■ About this task:
Work through the entries below line by line and give the number of lines with the string "choosing", nothing else.

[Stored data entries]
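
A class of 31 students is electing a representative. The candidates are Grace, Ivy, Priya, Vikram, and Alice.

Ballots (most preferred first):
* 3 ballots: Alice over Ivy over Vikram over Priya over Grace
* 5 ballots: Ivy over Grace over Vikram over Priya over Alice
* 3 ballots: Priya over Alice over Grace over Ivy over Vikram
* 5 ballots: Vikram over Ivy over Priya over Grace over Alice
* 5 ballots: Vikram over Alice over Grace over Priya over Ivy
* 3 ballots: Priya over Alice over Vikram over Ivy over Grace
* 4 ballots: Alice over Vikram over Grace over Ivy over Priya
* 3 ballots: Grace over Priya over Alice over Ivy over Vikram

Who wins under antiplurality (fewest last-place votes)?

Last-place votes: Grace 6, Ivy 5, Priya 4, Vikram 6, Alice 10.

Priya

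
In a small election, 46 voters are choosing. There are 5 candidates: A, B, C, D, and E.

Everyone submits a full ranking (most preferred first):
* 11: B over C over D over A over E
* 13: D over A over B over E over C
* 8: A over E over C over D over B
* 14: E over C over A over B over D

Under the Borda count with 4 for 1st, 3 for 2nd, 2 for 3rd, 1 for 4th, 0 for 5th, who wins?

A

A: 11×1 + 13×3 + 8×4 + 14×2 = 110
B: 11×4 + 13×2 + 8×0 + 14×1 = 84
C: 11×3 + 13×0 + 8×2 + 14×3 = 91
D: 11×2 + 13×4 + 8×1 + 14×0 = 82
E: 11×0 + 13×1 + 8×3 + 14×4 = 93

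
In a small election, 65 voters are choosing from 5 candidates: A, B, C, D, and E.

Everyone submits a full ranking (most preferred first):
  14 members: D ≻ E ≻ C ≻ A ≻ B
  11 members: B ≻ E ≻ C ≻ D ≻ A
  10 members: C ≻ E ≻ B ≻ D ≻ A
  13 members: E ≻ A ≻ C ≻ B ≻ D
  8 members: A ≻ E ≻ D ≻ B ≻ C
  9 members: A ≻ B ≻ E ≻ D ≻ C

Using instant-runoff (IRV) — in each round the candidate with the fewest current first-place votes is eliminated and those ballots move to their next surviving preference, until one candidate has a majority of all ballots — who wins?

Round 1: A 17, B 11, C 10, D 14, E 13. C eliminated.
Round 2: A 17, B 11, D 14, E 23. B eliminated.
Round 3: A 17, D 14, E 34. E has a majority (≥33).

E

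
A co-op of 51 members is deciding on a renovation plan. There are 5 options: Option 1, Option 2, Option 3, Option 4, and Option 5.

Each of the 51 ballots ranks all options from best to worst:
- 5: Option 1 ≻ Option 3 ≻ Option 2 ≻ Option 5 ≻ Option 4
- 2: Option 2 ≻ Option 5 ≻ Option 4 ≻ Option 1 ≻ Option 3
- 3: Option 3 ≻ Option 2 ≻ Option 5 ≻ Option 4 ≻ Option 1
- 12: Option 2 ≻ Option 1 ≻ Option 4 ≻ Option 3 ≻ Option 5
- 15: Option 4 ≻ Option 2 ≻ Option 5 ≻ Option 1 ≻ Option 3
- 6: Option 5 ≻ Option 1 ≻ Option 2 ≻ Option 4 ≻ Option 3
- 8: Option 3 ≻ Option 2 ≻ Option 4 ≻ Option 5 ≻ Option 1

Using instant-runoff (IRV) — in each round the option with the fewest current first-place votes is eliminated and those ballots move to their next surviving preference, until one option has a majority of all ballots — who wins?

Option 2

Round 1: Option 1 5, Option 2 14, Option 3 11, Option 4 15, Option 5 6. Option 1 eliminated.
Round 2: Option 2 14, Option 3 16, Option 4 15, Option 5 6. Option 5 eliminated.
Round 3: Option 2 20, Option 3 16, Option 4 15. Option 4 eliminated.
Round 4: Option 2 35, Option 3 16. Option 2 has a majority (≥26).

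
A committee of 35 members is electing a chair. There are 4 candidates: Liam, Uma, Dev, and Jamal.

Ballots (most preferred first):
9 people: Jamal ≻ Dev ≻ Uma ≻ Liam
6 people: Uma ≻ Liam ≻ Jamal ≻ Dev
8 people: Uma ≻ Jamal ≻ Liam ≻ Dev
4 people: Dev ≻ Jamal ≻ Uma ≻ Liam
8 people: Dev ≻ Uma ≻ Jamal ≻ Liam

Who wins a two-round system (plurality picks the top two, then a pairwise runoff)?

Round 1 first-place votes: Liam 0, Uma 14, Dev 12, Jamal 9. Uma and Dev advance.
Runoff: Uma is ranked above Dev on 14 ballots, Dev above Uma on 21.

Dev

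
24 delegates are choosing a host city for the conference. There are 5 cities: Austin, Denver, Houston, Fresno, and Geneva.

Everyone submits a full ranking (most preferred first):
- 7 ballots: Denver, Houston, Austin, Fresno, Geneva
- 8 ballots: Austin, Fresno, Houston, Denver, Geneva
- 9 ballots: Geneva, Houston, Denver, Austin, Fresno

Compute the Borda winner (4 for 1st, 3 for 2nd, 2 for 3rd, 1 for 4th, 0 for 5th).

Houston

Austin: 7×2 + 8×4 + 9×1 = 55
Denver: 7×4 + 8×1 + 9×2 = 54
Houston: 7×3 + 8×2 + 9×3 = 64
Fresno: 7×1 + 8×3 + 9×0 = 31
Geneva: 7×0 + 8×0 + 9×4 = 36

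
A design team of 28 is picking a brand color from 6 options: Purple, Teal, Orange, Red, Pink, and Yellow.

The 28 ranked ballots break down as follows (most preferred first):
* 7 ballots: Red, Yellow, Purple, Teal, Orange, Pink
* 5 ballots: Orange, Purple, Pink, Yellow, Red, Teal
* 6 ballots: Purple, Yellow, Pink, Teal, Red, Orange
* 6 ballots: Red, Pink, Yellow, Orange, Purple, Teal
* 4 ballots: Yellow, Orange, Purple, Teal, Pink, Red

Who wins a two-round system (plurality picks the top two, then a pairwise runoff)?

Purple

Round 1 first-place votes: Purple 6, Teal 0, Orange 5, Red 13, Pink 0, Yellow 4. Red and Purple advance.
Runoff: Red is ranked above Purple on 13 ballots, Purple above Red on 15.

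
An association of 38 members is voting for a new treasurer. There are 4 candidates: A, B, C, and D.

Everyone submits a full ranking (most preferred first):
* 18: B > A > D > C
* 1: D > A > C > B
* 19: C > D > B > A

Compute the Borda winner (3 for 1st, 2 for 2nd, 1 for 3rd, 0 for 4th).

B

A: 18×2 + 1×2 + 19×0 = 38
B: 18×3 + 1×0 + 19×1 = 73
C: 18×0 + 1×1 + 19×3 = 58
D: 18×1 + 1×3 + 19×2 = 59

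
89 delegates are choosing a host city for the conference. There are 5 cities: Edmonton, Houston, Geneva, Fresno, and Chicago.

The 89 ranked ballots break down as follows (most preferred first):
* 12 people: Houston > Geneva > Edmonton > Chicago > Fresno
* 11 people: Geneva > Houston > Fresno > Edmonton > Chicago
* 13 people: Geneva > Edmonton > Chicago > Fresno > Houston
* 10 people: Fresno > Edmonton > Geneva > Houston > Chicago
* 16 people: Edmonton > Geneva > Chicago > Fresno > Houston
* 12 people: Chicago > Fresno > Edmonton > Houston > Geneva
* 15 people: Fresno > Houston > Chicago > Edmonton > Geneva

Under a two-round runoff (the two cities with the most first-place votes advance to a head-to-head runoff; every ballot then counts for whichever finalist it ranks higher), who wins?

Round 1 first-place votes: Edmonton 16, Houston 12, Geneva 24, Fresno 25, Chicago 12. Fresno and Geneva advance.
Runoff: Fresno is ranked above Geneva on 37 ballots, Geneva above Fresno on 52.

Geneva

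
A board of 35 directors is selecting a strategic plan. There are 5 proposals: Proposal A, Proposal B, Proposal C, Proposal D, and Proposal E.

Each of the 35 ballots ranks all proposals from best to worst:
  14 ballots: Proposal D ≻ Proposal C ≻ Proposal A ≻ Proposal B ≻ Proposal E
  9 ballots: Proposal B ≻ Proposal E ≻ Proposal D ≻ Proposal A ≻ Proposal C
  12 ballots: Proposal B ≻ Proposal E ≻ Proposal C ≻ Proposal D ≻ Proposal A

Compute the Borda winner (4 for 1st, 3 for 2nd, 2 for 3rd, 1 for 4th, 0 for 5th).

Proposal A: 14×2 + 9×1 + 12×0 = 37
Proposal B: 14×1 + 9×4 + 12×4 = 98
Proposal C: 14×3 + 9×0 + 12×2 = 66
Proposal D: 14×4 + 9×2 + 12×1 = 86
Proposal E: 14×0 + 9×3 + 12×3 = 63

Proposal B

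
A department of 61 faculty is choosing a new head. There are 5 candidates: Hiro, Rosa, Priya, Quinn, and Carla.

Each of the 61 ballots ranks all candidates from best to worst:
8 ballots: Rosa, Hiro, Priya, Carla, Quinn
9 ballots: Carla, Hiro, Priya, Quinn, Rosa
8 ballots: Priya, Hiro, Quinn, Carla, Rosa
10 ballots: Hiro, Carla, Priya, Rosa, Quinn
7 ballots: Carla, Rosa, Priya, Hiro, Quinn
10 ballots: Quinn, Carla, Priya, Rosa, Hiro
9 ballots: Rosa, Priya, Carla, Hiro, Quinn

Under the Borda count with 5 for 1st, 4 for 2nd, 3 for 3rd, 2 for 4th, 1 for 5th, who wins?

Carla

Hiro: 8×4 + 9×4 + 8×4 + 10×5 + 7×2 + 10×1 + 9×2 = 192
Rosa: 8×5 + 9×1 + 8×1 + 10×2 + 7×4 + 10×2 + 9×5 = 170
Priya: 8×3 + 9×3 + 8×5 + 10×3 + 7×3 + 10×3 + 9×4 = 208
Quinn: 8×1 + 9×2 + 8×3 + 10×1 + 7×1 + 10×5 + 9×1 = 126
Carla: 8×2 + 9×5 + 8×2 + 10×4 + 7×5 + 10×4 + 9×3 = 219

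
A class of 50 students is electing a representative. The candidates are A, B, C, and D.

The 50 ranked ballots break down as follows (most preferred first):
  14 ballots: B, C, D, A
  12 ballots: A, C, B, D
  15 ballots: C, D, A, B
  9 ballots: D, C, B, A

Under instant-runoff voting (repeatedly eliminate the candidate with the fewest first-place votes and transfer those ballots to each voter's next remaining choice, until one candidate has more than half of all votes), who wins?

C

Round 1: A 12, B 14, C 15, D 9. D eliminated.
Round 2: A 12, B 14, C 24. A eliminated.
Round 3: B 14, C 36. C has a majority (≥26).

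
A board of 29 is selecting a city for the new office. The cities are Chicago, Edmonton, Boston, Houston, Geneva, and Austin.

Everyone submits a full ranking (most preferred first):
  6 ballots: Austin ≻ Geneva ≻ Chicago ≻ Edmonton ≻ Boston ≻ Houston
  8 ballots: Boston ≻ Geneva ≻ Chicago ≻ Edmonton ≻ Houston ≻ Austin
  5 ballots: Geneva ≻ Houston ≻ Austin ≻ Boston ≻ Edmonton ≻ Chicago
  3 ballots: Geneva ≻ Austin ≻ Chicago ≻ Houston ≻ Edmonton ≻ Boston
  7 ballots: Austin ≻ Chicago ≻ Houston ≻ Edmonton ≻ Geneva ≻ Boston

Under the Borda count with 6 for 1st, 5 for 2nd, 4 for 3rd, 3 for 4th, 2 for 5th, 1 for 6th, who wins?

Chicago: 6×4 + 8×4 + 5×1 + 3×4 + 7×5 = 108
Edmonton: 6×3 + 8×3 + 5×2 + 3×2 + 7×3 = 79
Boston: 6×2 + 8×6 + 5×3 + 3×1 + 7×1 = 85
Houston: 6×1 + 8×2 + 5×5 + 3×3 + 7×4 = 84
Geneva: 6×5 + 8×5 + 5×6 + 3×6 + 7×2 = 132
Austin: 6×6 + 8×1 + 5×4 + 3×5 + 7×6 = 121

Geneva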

■ Completed exercise:
5